EXERCISE DETAILS = Restate verbatim the span of lines below between the line with "y'' + 12 y = 0" and the line with "y'' + 3x y' - 4 y = 0", including those two lines, and only that span.

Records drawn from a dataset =
########################################

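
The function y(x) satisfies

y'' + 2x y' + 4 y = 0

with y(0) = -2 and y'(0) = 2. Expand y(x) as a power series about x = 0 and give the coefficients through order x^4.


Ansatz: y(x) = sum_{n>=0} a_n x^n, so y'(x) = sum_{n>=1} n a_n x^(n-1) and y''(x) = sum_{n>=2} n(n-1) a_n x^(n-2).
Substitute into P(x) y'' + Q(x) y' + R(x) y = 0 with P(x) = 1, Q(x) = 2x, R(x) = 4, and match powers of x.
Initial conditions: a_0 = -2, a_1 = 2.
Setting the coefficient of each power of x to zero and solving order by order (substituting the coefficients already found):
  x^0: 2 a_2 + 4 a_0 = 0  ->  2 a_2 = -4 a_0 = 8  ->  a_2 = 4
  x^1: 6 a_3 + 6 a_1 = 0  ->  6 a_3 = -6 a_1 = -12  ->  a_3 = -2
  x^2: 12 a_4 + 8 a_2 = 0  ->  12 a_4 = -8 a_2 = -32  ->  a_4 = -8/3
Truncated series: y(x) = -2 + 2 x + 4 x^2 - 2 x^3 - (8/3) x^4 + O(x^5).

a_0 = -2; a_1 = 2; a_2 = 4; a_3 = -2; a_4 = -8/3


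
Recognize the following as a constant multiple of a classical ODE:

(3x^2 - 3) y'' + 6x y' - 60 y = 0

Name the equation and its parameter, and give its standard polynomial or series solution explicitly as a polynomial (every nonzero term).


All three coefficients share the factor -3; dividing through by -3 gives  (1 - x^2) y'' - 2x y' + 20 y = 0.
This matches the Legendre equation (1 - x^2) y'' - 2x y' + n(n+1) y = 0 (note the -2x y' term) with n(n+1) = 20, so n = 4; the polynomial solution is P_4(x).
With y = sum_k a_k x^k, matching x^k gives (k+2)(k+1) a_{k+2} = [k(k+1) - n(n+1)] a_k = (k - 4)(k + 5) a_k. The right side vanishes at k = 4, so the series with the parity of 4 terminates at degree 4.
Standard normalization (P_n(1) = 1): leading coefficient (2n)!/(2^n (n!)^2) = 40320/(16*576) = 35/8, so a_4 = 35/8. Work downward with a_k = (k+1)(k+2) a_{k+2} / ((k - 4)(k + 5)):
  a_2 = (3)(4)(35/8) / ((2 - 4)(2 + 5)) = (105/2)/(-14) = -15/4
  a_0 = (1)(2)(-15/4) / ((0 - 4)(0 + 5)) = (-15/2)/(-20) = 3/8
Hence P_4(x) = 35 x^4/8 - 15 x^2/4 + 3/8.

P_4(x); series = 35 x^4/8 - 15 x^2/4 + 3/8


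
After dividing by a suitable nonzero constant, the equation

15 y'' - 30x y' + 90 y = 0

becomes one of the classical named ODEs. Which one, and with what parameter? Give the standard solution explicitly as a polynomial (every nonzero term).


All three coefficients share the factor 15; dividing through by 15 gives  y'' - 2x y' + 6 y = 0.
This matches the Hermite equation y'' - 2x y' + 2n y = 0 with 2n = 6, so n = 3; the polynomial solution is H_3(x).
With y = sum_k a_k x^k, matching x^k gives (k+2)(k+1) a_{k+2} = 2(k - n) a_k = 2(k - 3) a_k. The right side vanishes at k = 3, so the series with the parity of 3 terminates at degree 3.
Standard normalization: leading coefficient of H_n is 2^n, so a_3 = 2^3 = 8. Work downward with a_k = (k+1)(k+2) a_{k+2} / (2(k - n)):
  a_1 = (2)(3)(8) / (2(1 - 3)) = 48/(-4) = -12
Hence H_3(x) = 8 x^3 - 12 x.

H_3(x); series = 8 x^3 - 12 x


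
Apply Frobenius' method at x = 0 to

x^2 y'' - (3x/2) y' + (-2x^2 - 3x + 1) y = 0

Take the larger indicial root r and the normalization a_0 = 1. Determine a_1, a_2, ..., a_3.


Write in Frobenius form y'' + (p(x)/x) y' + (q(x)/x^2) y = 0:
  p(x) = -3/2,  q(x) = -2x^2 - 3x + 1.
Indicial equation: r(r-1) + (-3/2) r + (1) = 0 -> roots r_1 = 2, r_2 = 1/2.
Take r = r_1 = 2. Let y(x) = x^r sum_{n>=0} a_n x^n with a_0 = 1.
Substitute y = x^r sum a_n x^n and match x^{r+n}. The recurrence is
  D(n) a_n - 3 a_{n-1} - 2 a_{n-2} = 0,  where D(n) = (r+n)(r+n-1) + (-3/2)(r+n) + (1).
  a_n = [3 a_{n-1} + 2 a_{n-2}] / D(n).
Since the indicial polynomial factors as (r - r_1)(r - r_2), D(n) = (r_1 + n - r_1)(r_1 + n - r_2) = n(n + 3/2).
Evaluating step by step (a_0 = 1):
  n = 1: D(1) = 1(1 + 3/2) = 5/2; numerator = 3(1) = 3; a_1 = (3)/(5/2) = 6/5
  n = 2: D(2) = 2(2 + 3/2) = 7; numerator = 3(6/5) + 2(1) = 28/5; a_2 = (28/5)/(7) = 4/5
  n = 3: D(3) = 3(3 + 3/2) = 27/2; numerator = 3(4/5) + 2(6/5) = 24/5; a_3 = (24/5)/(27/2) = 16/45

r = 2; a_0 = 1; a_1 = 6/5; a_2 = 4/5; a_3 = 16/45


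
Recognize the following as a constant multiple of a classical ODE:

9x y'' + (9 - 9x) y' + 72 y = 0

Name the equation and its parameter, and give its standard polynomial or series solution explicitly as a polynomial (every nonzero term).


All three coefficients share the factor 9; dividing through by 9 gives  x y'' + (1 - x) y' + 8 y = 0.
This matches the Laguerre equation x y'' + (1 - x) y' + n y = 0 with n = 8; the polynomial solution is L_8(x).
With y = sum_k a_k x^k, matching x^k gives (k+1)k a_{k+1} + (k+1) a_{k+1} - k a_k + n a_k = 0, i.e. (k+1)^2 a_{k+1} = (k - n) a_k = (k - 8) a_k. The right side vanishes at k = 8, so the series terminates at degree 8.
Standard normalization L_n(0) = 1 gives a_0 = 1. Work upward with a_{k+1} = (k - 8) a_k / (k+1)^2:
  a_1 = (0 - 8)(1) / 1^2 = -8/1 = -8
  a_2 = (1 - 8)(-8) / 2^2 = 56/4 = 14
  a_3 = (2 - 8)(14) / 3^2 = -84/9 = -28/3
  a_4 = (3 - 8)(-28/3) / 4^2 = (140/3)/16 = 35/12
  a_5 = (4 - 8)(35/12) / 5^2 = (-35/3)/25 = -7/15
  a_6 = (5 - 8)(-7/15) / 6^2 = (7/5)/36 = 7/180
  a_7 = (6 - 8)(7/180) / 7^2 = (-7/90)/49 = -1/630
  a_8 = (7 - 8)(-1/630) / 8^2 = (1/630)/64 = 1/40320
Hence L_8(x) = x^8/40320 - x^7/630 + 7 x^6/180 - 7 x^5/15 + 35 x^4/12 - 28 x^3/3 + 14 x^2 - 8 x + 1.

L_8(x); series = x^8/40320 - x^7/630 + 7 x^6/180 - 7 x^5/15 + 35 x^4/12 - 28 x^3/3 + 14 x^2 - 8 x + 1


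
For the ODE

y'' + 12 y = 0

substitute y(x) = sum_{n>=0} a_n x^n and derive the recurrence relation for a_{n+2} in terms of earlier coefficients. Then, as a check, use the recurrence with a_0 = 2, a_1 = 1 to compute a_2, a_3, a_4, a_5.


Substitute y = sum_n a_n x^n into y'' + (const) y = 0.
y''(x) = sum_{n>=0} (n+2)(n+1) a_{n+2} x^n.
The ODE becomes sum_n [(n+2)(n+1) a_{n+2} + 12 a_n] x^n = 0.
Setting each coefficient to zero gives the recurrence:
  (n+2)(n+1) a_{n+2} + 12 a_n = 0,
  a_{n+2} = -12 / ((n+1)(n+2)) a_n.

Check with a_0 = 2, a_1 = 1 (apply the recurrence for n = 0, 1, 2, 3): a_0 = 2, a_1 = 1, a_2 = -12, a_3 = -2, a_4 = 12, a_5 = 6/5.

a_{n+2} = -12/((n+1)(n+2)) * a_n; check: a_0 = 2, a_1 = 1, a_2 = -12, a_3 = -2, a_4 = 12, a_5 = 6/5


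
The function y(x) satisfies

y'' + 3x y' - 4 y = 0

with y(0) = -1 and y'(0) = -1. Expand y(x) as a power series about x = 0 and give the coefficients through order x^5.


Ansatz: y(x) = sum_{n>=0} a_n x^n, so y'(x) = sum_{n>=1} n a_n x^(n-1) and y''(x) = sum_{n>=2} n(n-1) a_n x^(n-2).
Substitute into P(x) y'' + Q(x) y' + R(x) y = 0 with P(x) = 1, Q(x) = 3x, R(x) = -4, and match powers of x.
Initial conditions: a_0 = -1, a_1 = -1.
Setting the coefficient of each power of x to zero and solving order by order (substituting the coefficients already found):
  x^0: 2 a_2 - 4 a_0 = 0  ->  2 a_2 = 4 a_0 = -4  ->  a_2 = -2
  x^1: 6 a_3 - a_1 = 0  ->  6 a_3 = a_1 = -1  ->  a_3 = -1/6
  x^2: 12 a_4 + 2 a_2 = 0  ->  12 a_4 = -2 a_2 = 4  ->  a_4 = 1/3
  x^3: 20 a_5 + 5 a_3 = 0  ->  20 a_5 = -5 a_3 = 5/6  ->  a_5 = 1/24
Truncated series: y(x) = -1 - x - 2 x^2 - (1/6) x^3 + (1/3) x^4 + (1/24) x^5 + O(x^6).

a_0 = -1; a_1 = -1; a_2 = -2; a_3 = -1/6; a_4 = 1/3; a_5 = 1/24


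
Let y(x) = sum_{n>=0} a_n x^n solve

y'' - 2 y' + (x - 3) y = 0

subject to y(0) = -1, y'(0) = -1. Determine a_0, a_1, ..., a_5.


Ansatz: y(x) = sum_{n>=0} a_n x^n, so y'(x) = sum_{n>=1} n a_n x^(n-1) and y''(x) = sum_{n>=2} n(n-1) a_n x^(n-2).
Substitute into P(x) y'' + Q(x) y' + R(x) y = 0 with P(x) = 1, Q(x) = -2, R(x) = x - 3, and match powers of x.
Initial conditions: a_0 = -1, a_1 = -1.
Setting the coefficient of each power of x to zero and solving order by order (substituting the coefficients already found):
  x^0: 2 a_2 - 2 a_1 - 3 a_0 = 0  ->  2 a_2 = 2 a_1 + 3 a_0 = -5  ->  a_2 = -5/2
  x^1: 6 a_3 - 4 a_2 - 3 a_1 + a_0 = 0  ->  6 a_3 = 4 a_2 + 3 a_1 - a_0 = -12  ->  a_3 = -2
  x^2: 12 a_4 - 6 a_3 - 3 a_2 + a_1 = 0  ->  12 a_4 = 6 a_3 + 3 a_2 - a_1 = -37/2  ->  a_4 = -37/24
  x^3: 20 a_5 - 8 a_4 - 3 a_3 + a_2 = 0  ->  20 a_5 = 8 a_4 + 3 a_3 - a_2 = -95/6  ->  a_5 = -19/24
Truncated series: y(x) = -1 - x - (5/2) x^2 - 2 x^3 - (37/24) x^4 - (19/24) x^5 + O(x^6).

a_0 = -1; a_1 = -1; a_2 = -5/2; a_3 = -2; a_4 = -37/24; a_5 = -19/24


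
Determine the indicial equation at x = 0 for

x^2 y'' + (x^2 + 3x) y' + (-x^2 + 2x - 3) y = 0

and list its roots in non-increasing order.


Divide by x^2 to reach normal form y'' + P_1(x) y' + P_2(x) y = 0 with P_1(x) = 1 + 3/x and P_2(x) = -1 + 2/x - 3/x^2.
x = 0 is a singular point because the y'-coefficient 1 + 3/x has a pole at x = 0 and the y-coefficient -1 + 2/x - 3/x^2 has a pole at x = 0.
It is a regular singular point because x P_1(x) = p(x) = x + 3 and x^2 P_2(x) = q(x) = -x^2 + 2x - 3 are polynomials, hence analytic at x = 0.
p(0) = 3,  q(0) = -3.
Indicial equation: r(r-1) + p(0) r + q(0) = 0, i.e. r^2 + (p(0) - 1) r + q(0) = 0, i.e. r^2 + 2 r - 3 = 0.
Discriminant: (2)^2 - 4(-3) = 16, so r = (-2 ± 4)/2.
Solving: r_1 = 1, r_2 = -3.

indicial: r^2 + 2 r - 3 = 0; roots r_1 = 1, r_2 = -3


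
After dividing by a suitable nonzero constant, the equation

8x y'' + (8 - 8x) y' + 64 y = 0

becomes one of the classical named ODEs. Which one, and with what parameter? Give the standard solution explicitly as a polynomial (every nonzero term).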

########################################

REPLY TO THE EXERCISE =
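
y'' + 12 y = 0

substitute y(x) = sum_{n>=0} a_n x^n and derive the recurrence relation for a_{n+2} in terms of earlier coefficients. Then, as a check, use the recurrence with a_0 = 2, a_1 = 1 to compute a_2, a_3, a_4, a_5.


Substitute y = sum_n a_n x^n into y'' + (const) y = 0.
y''(x) = sum_{n>=0} (n+2)(n+1) a_{n+2} x^n.
The ODE becomes sum_n [(n+2)(n+1) a_{n+2} + 12 a_n] x^n = 0.
Setting each coefficient to zero gives the recurrence:
  (n+2)(n+1) a_{n+2} + 12 a_n = 0,
  a_{n+2} = -12 / ((n+1)(n+2)) a_n.

Check with a_0 = 2, a_1 = 1 (apply the recurrence for n = 0, 1, 2, 3): a_0 = 2, a_1 = 1, a_2 = -12, a_3 = -2, a_4 = 12, a_5 = 6/5.

a_{n+2} = -12/((n+1)(n+2)) * a_n; check: a_0 = 2, a_1 = 1, a_2 = -12, a_3 = -2, a_4 = 12, a_5 = 6/5


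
The function y(x) satisfies

y'' + 3x y' - 4 y = 0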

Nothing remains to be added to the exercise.